(Stored data entries)
□ □ □ □

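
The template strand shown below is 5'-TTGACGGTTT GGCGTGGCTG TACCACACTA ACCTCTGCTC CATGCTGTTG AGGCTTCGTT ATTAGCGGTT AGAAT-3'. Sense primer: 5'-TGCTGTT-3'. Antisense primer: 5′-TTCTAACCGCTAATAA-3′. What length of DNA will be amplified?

Scanning the template, TGCTGTT occurs at positions 43–49; this primer anneals to the bottom strand there with its 3' end pointing downstream.
Reverse complement of the reverse primer: TTATTAGCGGTTAGAA. This occurs on the top strand at positions 59–74.
Product length = (reverse-primer end) − (forward-primer start) + 1 = 74 − 43 + 1 = 32 bp.

32 bp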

□ □ □ □

> AIM OF THE EXERCISE:
Above are the records; copy all of them exactly.

> ANSWER FOR THE TASK:
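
The template strand shown below is 5'-TTGACGGTTT GGCGTGGCTG TACCACACTA ACCTCTGCTC CATGCTGTTG AGGCTTCGTT ATTAGCGGTT AGAAT-3'. Sense primer: 5'-TGCTGTT-3'. Antisense primer: 5′-TTCTAACCGCTAATAA-3′. What length of DNA will be amplified?

Scanning the template, TGCTGTT occurs at positions 43–49; this primer anneals to the bottom strand there with its 3' end pointing downstream.
Reverse complement of the reverse primer: TTATTAGCGGTTAGAA. This occurs on the top strand at positions 59–74.
Product length = (reverse-primer end) − (forward-primer start) + 1 = 74 − 43 + 1 = 32 bp.

32 bp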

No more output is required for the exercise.